> What you will do: Each record that follows must be reproduced exactly.

(Stored data entries)
+ + + + + + +
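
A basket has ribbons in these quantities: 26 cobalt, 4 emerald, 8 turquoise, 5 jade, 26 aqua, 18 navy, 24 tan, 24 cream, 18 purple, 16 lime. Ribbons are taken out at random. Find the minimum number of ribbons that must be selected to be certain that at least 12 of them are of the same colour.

95

By the pigeonhole principle, the 10 colours are the holes; the ribbons drawn are the pigeons.
To avoid 12 of any one colour, the worst case takes at most 11 of each colour, or every ribbon of a colour that has fewer than 11.
That gives 11 + 4 + 8 + 5 + 11 + 11 + 11 + 11 + 11 + 11 = 94 ribbons with no colour reaching 12.
The next ribbon forces some colour to 12, so 94 + 1 = 95.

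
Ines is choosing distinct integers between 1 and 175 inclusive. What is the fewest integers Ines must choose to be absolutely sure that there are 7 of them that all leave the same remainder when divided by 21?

By the pigeonhole principle, the 21 residue classes mod 21 are the pigeonholes.
With 126 integers one could put 6 in each residue class and have no class reach 7.
The 127th integer pushes some class to 7, so 21·6 + 1 = 127.

127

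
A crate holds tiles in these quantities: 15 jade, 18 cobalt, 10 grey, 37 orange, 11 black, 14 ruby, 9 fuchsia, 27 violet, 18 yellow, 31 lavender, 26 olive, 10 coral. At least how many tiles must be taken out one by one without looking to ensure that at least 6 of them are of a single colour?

61

By the pigeonhole principle, the 12 colours are the holes; the tiles drawn are the pigeons.
To avoid 6 of any one colour, the worst case takes at most 5 of each colour.
That gives 5 + 5 + 5 + 5 + 5 + 5 + 5 + 5 + 5 + 5 + 5 + 5 = 60 tiles with no colour reaching 6.
The next tile forces some colour to 6, so 60 + 1 = 61.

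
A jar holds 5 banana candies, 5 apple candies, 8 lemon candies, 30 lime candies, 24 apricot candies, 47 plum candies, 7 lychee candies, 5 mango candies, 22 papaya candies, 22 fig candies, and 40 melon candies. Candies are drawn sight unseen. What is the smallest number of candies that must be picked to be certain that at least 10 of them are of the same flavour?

85

By pigeonhole, the 11 flavours are the holes; the candies drawn are the pigeons.
To avoid 10 of any one flavour, the worst case takes at most 9 of each flavour, or every candy of a flavour that has fewer than 9.
That gives 5 + 5 + 8 + 9 + 9 + 9 + 7 + 5 + 9 + 9 + 9 = 84 candies with no flavour reaching 10.
The next candy forces some flavour to 10, so 84 + 1 = 85.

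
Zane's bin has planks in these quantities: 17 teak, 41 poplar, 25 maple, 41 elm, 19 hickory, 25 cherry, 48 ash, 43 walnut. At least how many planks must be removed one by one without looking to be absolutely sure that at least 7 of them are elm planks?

In the worst case for collecting elm planks, every non-elm plank comes out first.
There are 17 + 41 + 25 + 19 + 25 + 48 + 43 = 218 non-elm planks altogether.
After those, each further plank must be elm, so 218 + 7 = 225 draws guarantee 7 elm planks.

225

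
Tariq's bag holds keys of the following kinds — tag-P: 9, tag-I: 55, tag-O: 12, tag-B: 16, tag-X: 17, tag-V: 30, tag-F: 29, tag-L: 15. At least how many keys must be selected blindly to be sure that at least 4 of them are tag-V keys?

157

In the worst case for collecting tag-V keys, every non-tag-V key comes out first.
There are 9 + 55 + 12 + 16 + 17 + 29 + 15 = 153 non-tag-V keys altogether.
After those, each further key must be tag-V, so 153 + 4 = 157 draws guarantee 4 tag-V keys.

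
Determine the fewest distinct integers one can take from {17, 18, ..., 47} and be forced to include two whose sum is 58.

20

Two chosen integers sum to 58 exactly when both halves of some pair {x, 58−x} with 17 ≤ x ≤ 58−x ≤ 41 are chosen — 12 such pairs.
The remaining 7 elements (those with no distinct partner in range) can never complete a 58-sum, so the worst case takes all of them and one from each pair: 7 + 12 = 19.
Pigeonhole: the 20th integer has to be the second member of some pair, so 19 + 1 = 20.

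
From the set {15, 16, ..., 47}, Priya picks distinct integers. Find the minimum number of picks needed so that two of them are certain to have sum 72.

Group the elements by complementary pair {x, 72−x}: {25,47}, {26,46}, {27,45}, …, giving 11 two-element pairs, the single value 36 (it cannot pair with itself since the integers are distinct), and 10 integers whose partner 72−x falls outside [15,47].
Treating each of those 22 groups as a pigeonhole, one can pick one integer per group — 22 integers — with no two summing to 72.
The 23rd integer lands in an occupied pair, forcing a sum of 72.

23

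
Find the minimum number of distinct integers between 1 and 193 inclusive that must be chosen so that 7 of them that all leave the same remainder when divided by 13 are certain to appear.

79

By pigeonhole, the 13 residue classes mod 13 are the pigeonholes.
With 78 integers one could put 6 in each residue class and have no class reach 7.
The 79th integer pushes some class to 7, so 13·6 + 1 = 79.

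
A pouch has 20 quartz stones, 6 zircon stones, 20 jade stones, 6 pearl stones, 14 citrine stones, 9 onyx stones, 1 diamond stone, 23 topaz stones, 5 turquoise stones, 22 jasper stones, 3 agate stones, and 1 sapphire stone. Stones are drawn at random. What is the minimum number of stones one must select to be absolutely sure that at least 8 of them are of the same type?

Put each drawn stone into a box by type. The largest draw with every box below 8 takes min(count, 7) from each type; types with fewer than 7 contribute all they have.
Σ min(cᵢ, 7) = 7 + 6 + 7 + 6 + 7 + 7 + 1 + 7 + 5 + 7 + 3 + 1 = 64.
Draw number 64 + 1 = 65 must push one box to 8.

65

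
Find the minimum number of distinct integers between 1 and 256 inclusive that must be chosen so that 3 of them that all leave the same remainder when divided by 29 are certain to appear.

59

By the pigeonhole principle, the 29 residue classes mod 29 are the pigeonholes.
With 58 integers one could put 2 in each residue class and have no class reach 3.
The 59th integer pushes some class to 3, so 29·2 + 1 = 59.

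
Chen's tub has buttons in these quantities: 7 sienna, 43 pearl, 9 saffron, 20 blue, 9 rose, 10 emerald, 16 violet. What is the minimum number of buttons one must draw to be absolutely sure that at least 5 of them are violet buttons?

In the worst case for collecting violet buttons, every non-violet button comes out first.
There are 7 + 43 + 9 + 20 + 9 + 10 = 98 non-violet buttons altogether.
After those, each further button must be violet, so 98 + 5 = 103 draws guarantee 5 violet buttons.

103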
+ + + + + + +
> Solution for this exercise:
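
A basket has ribbons in these quantities: 26 cobalt, 4 emerald, 8 turquoise, 5 jade, 26 aqua, 18 navy, 24 tan, 24 cream, 18 purple, 16 lime. Ribbons are taken out at random. Find the minimum number of ribbons that must be selected to be certain that at least 12 of them are of the same colour.

95

By the pigeonhole principle, the 10 colours are the holes; the ribbons drawn are the pigeons.
To avoid 12 of any one colour, the worst case takes at most 11 of each colour, or every ribbon of a colour that has fewer than 11.
That gives 11 + 4 + 8 + 5 + 11 + 11 + 11 + 11 + 11 + 11 = 94 ribbons with no colour reaching 12.
The next ribbon forces some colour to 12, so 94 + 1 = 95.

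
Ines is choosing distinct integers between 1 and 175 inclusive. What is the fewest integers Ines must choose to be absolutely sure that there are 7 of them that all leave the same remainder when divided by 21?

By the pigeonhole principle, the 21 residue classes mod 21 are the pigeonholes.
With 126 integers one could put 6 in each residue class and have no class reach 7.
The 127th integer pushes some class to 7, so 21·6 + 1 = 127.

127

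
A crate holds tiles in these quantities: 15 jade, 18 cobalt, 10 grey, 37 orange, 11 black, 14 ruby, 9 fuchsia, 27 violet, 18 yellow, 31 lavender, 26 olive, 10 coral. At least how many tiles must be taken out one by one without looking to ensure that at least 6 of them are of a single colour?

61

By the pigeonhole principle, the 12 colours are the holes; the tiles drawn are the pigeons.
To avoid 6 of any one colour, the worst case takes at most 5 of each colour.
That gives 5 + 5 + 5 + 5 + 5 + 5 + 5 + 5 + 5 + 5 + 5 + 5 = 60 tiles with no colour reaching 6.
The next tile forces some colour to 6, so 60 + 1 = 61.

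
A jar holds 5 banana candies, 5 apple candies, 8 lemon candies, 30 lime candies, 24 apricot candies, 47 plum candies, 7 lychee candies, 5 mango candies, 22 papaya candies, 22 fig candies, and 40 melon candies. Candies are drawn sight unseen. What is the smallest number of candies that must be picked to be certain that at least 10 of them are of the same flavour?

85

By pigeonhole, the 11 flavours are the holes; the candies drawn are the pigeons.
To avoid 10 of any one flavour, the worst case takes at most 9 of each flavour, or every candy of a flavour that has fewer than 9.
That gives 5 + 5 + 8 + 9 + 9 + 9 + 7 + 5 + 9 + 9 + 9 = 84 candies with no flavour reaching 10.
The next candy forces some flavour to 10, so 84 + 1 = 85.

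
Zane's bin has planks in these quantities: 17 teak, 41 poplar, 25 maple, 41 elm, 19 hickory, 25 cherry, 48 ash, 43 walnut. At least how many planks must be removed one by one without looking to be absolutely sure that at least 7 of them are elm planks?

In the worst case for collecting elm planks, every non-elm plank comes out first.
There are 17 + 41 + 25 + 19 + 25 + 48 + 43 = 218 non-elm planks altogether.
After those, each further plank must be elm, so 218 + 7 = 225 draws guarantee 7 elm planks.

225

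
Tariq's bag holds keys of the following kinds — tag-P: 9, tag-I: 55, tag-O: 12, tag-B: 16, tag-X: 17, tag-V: 30, tag-F: 29, tag-L: 15. At least how many keys must be selected blindly to be sure that at least 4 of them are tag-V keys?

157

In the worst case for collecting tag-V keys, every non-tag-V key comes out first.
There are 9 + 55 + 12 + 16 + 17 + 29 + 15 = 153 non-tag-V keys altogether.
After those, each further key must be tag-V, so 153 + 4 = 157 draws guarantee 4 tag-V keys.

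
Determine the fewest distinct integers one can take from {17, 18, ..., 47} and be forced to include two whose sum is 58.

20

Two chosen integers sum to 58 exactly when both halves of some pair {x, 58−x} with 17 ≤ x ≤ 58−x ≤ 41 are chosen — 12 such pairs.
The remaining 7 elements (those with no distinct partner in range) can never complete a 58-sum, so the worst case takes all of them and one from each pair: 7 + 12 = 19.
Pigeonhole: the 20th integer has to be the second member of some pair, so 19 + 1 = 20.

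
From the set {15, 16, ..., 47}, Priya picks distinct integers. Find the minimum number of picks needed so that two of them are certain to have sum 72.

Group the elements by complementary pair {x, 72−x}: {25,47}, {26,46}, {27,45}, …, giving 11 two-element pairs, the single value 36 (it cannot pair with itself since the integers are distinct), and 10 integers whose partner 72−x falls outside [15,47].
Treating each of those 22 groups as a pigeonhole, one can pick one integer per group — 22 integers — with no two summing to 72.
The 23rd integer lands in an occupied pair, forcing a sum of 72.

23

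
Find the minimum number of distinct integers between 1 and 193 inclusive that must be chosen so that 7 of them that all leave the same remainder when divided by 13 are certain to appear.

79

By pigeonhole, the 13 residue classes mod 13 are the pigeonholes.
With 78 integers one could put 6 in each residue class and have no class reach 7.
The 79th integer pushes some class to 7, so 13·6 + 1 = 79.

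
A pouch has 20 quartz stones, 6 zircon stones, 20 jade stones, 6 pearl stones, 14 citrine stones, 9 onyx stones, 1 diamond stone, 23 topaz stones, 5 turquoise stones, 22 jasper stones, 3 agate stones, and 1 sapphire stone. Stones are drawn at random. What is the minimum number of stones one must select to be absolutely sure that at least 8 of them are of the same type?

Put each drawn stone into a box by type. The largest draw with every box below 8 takes min(count, 7) from each type; types with fewer than 7 contribute all they have.
Σ min(cᵢ, 7) = 7 + 6 + 7 + 6 + 7 + 7 + 1 + 7 + 5 + 7 + 3 + 1 = 64.
Draw number 64 + 1 = 65 must push one box to 8.

65

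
Find the minimum number of distinct integers between 1 and 256 inclusive that must be chosen so that 3 of them that all leave the same remainder when divided by 29 are certain to appear.

59

By the pigeonhole principle, the 29 residue classes mod 29 are the pigeonholes.
With 58 integers one could put 2 in each residue class and have no class reach 3.
The 59th integer pushes some class to 3, so 29·2 + 1 = 59.

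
Chen's tub has buttons in these quantities: 7 sienna, 43 pearl, 9 saffron, 20 blue, 9 rose, 10 emerald, 16 violet. What is the minimum number of buttons one must draw to be absolutely sure that at least 5 of them are violet buttons?

In the worst case for collecting violet buttons, every non-violet button comes out first.
There are 7 + 43 + 9 + 20 + 9 + 10 = 98 non-violet buttons altogether.
After those, each further button must be violet, so 98 + 5 = 103 draws guarantee 5 violet buttons.

103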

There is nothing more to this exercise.